## Work to be completed:
Below are the data; count the lines with the string "HCOO" in them and give that number only.

(Beginning of Data provided)

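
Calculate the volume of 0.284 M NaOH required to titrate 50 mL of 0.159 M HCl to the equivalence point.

At equivalence: moles acid = moles base. moles HCl = 0.159 × 50/1000 = 0.00795 mol. V_base = moles / 0.284 × 1000 = 28.0 mL.

V_{base} = 28.0 mL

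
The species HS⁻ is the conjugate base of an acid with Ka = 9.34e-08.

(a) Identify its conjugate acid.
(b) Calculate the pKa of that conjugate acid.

(a) The conjugate acid is formed by adding one H⁺ to HS⁻, giving H₂S. (b) pKa = -log(Ka) = -log(9.34e-08) = 7.03.

Conjugate acid: H₂S; pK_a = 7.03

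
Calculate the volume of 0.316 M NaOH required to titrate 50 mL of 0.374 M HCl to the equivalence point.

At equivalence: moles acid = moles base. moles HCl = 0.374 × 50/1000 = 0.0187 mol. V_base = moles / 0.316 × 1000 = 59.2 mL.

V_{base} = 59.2 mL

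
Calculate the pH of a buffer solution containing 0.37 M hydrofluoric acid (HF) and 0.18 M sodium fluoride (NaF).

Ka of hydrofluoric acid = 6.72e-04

pKa = -log(6.72e-04) = 3.17. pH = pKa + log([A⁻]/[HA]) = 3.17 + log(0.18/0.37)

pH = 2.86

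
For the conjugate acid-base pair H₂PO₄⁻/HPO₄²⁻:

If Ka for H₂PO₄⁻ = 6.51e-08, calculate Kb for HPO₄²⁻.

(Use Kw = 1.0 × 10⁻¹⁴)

For a conjugate pair Ka × Kb = Kw, so Kb = Kw/Ka = 1.0 × 10⁻¹⁴ / 6.51e-08 = 1.54e-07.

K_b = 1.54e-07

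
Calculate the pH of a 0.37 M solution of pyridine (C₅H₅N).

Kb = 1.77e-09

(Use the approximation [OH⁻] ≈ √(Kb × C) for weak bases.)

[OH⁻] = √(Kb × C) = √(1.77e-09 × 0.37) = 2.5591e-05. pOH = 4.59, pH = 14 - pOH

pH = 9.41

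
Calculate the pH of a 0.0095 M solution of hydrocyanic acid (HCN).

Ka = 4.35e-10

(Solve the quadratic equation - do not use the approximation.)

x² + Ka×x - Ka×C = 0. Using quadratic formula: [H⁺] = 2.0326e-06

pH = 5.69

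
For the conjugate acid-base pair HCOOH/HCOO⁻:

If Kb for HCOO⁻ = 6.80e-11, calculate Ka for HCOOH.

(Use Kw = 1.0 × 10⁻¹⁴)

For a conjugate pair Ka × Kb = Kw, so Ka = Kw/Kb = 1.0 × 10⁻¹⁴ / 6.80e-11 = 1.47e-04.

K_a = 1.47e-04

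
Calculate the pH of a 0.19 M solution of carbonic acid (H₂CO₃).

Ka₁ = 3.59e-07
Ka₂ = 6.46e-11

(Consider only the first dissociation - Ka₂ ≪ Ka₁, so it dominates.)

First dissociation dominates. From Ka₁ = [H⁺][HA⁻]/[H₂A], x² + Ka₁·x − Ka₁·C = 0 with C = 0.19 M and Ka₁ = 3.59e-07. Solving: [H⁺] = (−Ka₁ + √(Ka₁² + 4·Ka₁·C)) / 2 = 2.6099e-04 M. pH = -log(2.6099e-04) = 3.58.

pH = 3.58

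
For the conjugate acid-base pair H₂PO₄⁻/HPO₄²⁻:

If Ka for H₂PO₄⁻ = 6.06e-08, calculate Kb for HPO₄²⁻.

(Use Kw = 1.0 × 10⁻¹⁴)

For a conjugate pair Ka × Kb = Kw, so Kb = Kw/Ka = 1.0 × 10⁻¹⁴ / 6.06e-08 = 1.65e-07.

K_b = 1.65e-07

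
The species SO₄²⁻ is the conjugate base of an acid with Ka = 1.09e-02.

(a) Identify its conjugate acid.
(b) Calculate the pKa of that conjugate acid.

(a) The conjugate acid is formed by adding one H⁺ to SO₄²⁻, giving HSO₄⁻. (b) pKa = -log(Ka) = -log(1.09e-02) = 1.96.

Conjugate acid: HSO₄⁻; pK_a = 1.96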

(End of Data provided)

## Written response:
2